◆ YOUR GOAL: Output exactly the lines below, starting with the line that has "Carry out the" and going on through the line that has "(4) Find the", both included, and no other lines.

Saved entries

##########

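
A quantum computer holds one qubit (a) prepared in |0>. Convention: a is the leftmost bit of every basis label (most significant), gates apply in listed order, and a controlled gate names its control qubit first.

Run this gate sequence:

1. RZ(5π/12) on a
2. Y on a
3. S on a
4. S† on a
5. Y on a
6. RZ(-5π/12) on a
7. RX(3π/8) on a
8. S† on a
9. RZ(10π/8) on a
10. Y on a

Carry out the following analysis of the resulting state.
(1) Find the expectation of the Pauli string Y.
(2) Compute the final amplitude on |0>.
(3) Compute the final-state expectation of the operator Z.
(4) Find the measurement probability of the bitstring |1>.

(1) In the final state, Y has expectation sqrt(2*sqrt(2) + 4)/4. Key observation: gates 1-6 undo each other exactly, leaving only the rest of the circuit to track.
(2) The final state's coefficient on |0> equals -exp(I*pi/8)*sin(3*pi/16).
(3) In the final state, Z has expectation -sqrt(2 - sqrt(2))/2.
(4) A full measurement returns |1> with probability cos(3*pi/16)**2.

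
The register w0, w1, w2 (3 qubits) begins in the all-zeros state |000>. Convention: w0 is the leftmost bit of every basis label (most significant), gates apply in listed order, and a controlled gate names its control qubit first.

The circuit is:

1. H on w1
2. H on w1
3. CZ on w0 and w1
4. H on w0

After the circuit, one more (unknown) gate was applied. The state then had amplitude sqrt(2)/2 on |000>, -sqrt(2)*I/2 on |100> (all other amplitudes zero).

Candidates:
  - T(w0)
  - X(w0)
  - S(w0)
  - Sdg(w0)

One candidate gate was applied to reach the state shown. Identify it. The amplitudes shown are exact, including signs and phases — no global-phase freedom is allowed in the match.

It was Sdg(w0) that produced the state shown. Key observation: gates 1-2 undo each other exactly, leaving only the rest of the circuit to track.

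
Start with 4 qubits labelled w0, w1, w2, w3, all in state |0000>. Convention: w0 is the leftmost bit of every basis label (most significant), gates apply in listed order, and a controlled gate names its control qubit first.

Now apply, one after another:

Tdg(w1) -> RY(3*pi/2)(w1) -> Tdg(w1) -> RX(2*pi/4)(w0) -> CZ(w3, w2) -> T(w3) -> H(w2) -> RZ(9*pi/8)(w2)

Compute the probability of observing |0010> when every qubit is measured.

A full measurement returns |0010> with probability 1/8.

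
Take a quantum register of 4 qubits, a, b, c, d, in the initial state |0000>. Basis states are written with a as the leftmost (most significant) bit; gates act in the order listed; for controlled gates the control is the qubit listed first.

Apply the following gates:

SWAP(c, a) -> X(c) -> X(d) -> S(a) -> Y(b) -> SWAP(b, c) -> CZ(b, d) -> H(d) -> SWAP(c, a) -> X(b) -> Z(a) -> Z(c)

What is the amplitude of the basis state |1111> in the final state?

The amplitude on |1111> is 0.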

##########

◆ TASK SOLUTION:
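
Carry out the following analysis of the resulting state.
(1) Find the expectation of the Pauli string Y.
(2) Compute the final amplitude on |0>.
(3) Compute the final-state expectation of the operator Z.
(4) Find the measurement probability of the bitstring |1>.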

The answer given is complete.